#### Data shown

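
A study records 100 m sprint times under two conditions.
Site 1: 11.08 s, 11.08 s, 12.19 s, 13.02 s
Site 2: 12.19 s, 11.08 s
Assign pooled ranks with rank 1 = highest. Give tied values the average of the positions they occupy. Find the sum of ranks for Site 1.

13.5

Sorted (descending): 13.02, 12.19, 12.19, 11.08, 11.08, 11.08
The 2 values of 12.19 occupy positions 2–3 → average rank (2+3)/2 = 2.5.
The 3 values of 11.08 occupy positions 4–6 → average rank 5.
Site 1 values → pooled ranks: 11.08→5, 11.08→5, 12.19→2.5, 13.02→1
Rank sum = 5 + 5 + 2.5 + 1 = 13.5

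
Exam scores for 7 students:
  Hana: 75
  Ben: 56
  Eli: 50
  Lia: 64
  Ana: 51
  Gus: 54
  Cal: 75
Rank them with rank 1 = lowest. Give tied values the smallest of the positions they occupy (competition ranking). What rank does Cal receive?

Sorted (ascending): 50, 51, 54, 56, 64, 75, 75
The 2 values of 75 occupy positions 6–7 → each gets rank 6.
Cal has value 75 → rank 6.

6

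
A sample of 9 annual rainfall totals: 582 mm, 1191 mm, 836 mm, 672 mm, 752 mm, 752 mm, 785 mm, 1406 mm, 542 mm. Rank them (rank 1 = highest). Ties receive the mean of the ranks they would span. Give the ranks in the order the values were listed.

8, 2, 3, 7, 5.5, 5.5, 4, 1, 9

Sorted (descending): 1406, 1191, 836, 785, 752, 752, 672, 582, 542
The 2 values of 752 occupy positions 5–6 → average rank (5+6)/2 = 5.5.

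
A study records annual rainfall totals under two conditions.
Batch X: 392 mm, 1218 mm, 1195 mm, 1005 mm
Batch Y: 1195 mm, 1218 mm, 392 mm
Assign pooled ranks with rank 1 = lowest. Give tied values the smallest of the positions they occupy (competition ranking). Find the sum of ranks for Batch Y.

11

Sorted (ascending): 392, 392, 1005, 1195, 1195, 1218, 1218
The 2 values of 392 occupy positions 1–2 → each gets rank 1.
The 2 values of 1195 occupy positions 4–5 → each gets rank 4.
The 2 values of 1218 occupy positions 6–7 → each gets rank 6.
Batch Y values → pooled ranks: 1195→4, 1218→6, 392→1
Rank sum = 4 + 6 + 1 = 11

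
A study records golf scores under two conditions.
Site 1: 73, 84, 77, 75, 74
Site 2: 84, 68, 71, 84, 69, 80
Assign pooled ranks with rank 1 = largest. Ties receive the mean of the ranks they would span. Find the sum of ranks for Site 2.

Sorted (descending): 84, 84, 84, 80, 77, 75, 74, 73, 71, 69, 68
The 3 values of 84 occupy positions 1–3 → average rank 2.
Site 2 values → pooled ranks: 84→2, 68→11, 71→9, 84→2, 69→10, 80→4
Rank sum = 2 + 11 + 9 + 2 + 10 + 4 = 38

38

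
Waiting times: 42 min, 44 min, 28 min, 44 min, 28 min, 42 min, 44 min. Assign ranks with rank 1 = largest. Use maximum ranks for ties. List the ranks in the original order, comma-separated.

5, 3, 7, 3, 7, 5, 3

Sorted (descending): 44, 44, 44, 42, 42, 28, 28
The 3 values of 44 occupy positions 1–3 → each gets rank 3.
The 2 values of 42 occupy positions 4–5 → each gets rank 5.
The 2 values of 28 occupy positions 6–7 → each gets rank 7.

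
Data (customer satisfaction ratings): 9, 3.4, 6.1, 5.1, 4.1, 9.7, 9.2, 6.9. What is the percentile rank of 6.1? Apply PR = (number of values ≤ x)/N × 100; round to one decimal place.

N = 8.
Strictly below 6.1: 3. Equal to 6.1: 1.
PR = 4/8 × 100 = 50.0

50.0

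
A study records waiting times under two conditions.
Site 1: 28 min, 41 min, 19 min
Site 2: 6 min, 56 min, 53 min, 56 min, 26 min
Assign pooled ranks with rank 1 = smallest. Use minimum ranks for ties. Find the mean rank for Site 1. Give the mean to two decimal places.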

########

Exercise directions: Everything in the listing above should be repeated exactly.

Result for this task:
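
A study records 100 m sprint times under two conditions.
Site 1: 11.08 s, 11.08 s, 12.19 s, 13.02 s
Site 2: 12.19 s, 11.08 s
Assign pooled ranks with rank 1 = highest. Give tied values the average of the positions they occupy. Find the sum of ranks for Site 1.

13.5

Sorted (descending): 13.02, 12.19, 12.19, 11.08, 11.08, 11.08
The 2 values of 12.19 occupy positions 2–3 → average rank (2+3)/2 = 2.5.
The 3 values of 11.08 occupy positions 4–6 → average rank 5.
Site 1 values → pooled ranks: 11.08→5, 11.08→5, 12.19→2.5, 13.02→1
Rank sum = 5 + 5 + 2.5 + 1 = 13.5

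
Exam scores for 7 students:
  Hana: 75
  Ben: 56
  Eli: 50
  Lia: 64
  Ana: 51
  Gus: 54
  Cal: 75
Rank them with rank 1 = lowest. Give tied values the smallest of the positions they occupy (competition ranking). What rank does Cal receive?

Sorted (ascending): 50, 51, 54, 56, 64, 75, 75
The 2 values of 75 occupy positions 6–7 → each gets rank 6.
Cal has value 75 → rank 6.

6

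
A sample of 9 annual rainfall totals: 582 mm, 1191 mm, 836 mm, 672 mm, 752 mm, 752 mm, 785 mm, 1406 mm, 542 mm. Rank them (rank 1 = highest). Ties receive the mean of the ranks they would span. Give the ranks in the order the values were listed.

8, 2, 3, 7, 5.5, 5.5, 4, 1, 9

Sorted (descending): 1406, 1191, 836, 785, 752, 752, 672, 582, 542
The 2 values of 752 occupy positions 5–6 → average rank (5+6)/2 = 5.5.

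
A study records annual rainfall totals under two conditions.
Batch X: 392 mm, 1218 mm, 1195 mm, 1005 mm
Batch Y: 1195 mm, 1218 mm, 392 mm
Assign pooled ranks with rank 1 = lowest. Give tied values the smallest of the positions they occupy (competition ranking). Find the sum of ranks for Batch Y.

11

Sorted (ascending): 392, 392, 1005, 1195, 1195, 1218, 1218
The 2 values of 392 occupy positions 1–2 → each gets rank 1.
The 2 values of 1195 occupy positions 4–5 → each gets rank 4.
The 2 values of 1218 occupy positions 6–7 → each gets rank 6.
Batch Y values → pooled ranks: 1195→4, 1218→6, 392→1
Rank sum = 4 + 6 + 1 = 11

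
A study records golf scores under two conditions.
Site 1: 73, 84, 77, 75, 74
Site 2: 84, 68, 71, 84, 69, 80
Assign pooled ranks with rank 1 = largest. Ties receive the mean of the ranks they would span. Find the sum of ranks for Site 2.

Sorted (descending): 84, 84, 84, 80, 77, 75, 74, 73, 71, 69, 68
The 3 values of 84 occupy positions 1–3 → average rank 2.
Site 2 values → pooled ranks: 84→2, 68→11, 71→9, 84→2, 69→10, 80→4
Rank sum = 2 + 11 + 9 + 2 + 10 + 4 = 38

38

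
Waiting times: 42 min, 44 min, 28 min, 44 min, 28 min, 42 min, 44 min. Assign ranks with rank 1 = largest. Use maximum ranks for ties. List the ranks in the original order, comma-separated.

5, 3, 7, 3, 7, 5, 3

Sorted (descending): 44, 44, 44, 42, 42, 28, 28
The 3 values of 44 occupy positions 1–3 → each gets rank 3.
The 2 values of 42 occupy positions 4–5 → each gets rank 5.
The 2 values of 28 occupy positions 6–7 → each gets rank 7.

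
Data (customer satisfaction ratings): 9, 3.4, 6.1, 5.1, 4.1, 9.7, 9.2, 6.9. What is the percentile rank of 6.1? Apply PR = (number of values ≤ x)/N × 100; round to one decimal place.

N = 8.
Strictly below 6.1: 3. Equal to 6.1: 1.
PR = 4/8 × 100 = 50.0

50.0

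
A study records waiting times under two conditions.
Site 1: 28 min, 41 min, 19 min
Site 2: 6 min, 56 min, 53 min, 56 min, 26 min
Assign pooled ranks with rank 1 = smallest. Use minimum ranks for ties. Find the mean rank for Site 1. Give the mean to two decimal places.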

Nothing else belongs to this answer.